Stored data entries:
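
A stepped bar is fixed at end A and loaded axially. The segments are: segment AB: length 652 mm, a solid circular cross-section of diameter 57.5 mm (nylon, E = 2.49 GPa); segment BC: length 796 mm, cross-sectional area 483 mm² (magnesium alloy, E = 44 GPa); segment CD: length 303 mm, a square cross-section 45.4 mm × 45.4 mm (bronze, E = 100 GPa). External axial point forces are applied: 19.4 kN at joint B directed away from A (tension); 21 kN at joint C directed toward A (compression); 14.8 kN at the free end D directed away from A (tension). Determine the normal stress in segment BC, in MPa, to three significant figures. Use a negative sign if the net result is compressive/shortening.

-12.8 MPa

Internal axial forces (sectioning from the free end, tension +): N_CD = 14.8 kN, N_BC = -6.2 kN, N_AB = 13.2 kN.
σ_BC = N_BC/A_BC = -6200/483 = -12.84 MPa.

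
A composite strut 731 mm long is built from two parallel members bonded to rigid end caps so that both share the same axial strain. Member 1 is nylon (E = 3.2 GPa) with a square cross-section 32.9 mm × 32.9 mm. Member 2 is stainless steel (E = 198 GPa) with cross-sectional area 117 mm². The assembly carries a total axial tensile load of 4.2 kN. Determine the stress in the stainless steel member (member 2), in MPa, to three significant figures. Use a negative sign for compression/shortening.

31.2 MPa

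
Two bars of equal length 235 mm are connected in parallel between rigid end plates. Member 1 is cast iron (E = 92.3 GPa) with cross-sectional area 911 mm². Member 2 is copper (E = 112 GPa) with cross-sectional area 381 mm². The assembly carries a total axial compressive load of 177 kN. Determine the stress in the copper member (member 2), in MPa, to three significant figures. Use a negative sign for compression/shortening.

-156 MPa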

WHAT NEEDS TO BE DONE: Word for word, transcribe the data shown above.

EXERCISE SOLUTION:
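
A stepped bar is fixed at end A and loaded axially. The segments are: segment AB: length 652 mm, a solid circular cross-section of diameter 57.5 mm (nylon, E = 2.49 GPa); segment BC: length 796 mm, cross-sectional area 483 mm² (magnesium alloy, E = 44 GPa); segment CD: length 303 mm, a square cross-section 45.4 mm × 45.4 mm (bronze, E = 100 GPa). External axial point forces are applied: 19.4 kN at joint B directed away from A (tension); 21 kN at joint C directed toward A (compression); 14.8 kN at the free end D directed away from A (tension). Determine the normal stress in segment BC, in MPa, to three significant figures. Use a negative sign if the net result is compressive/shortening.

-12.8 MPa

Internal axial forces (sectioning from the free end, tension +): N_CD = 14.8 kN, N_BC = -6.2 kN, N_AB = 13.2 kN.
σ_BC = N_BC/A_BC = -6200/483 = -12.84 MPa.

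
A composite strut 731 mm long is built from two parallel members bonded to rigid end caps so that both share the same axial strain. Member 1 is nylon (E = 3.2 GPa) with a square cross-section 32.9 mm × 32.9 mm. Member 2 is stainless steel (E = 198 GPa) with cross-sectional area 117 mm². The assembly carries a total axial tensile load of 4.2 kN. Determine the stress in the stainless steel member (member 2), in MPa, to three significant figures. Use a negative sign for compression/shortening.

31.2 MPa

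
Two bars of equal length 235 mm are connected in parallel between rigid end plates. Member 1 is cast iron (E = 92.3 GPa) with cross-sectional area 911 mm². Member 2 is copper (E = 112 GPa) with cross-sectional area 381 mm². The assembly carries a total axial compressive load of 177 kN. Determine the stress in the copper member (member 2), in MPa, to three significant figures. Use a negative sign for compression/shortening.

-156 MPa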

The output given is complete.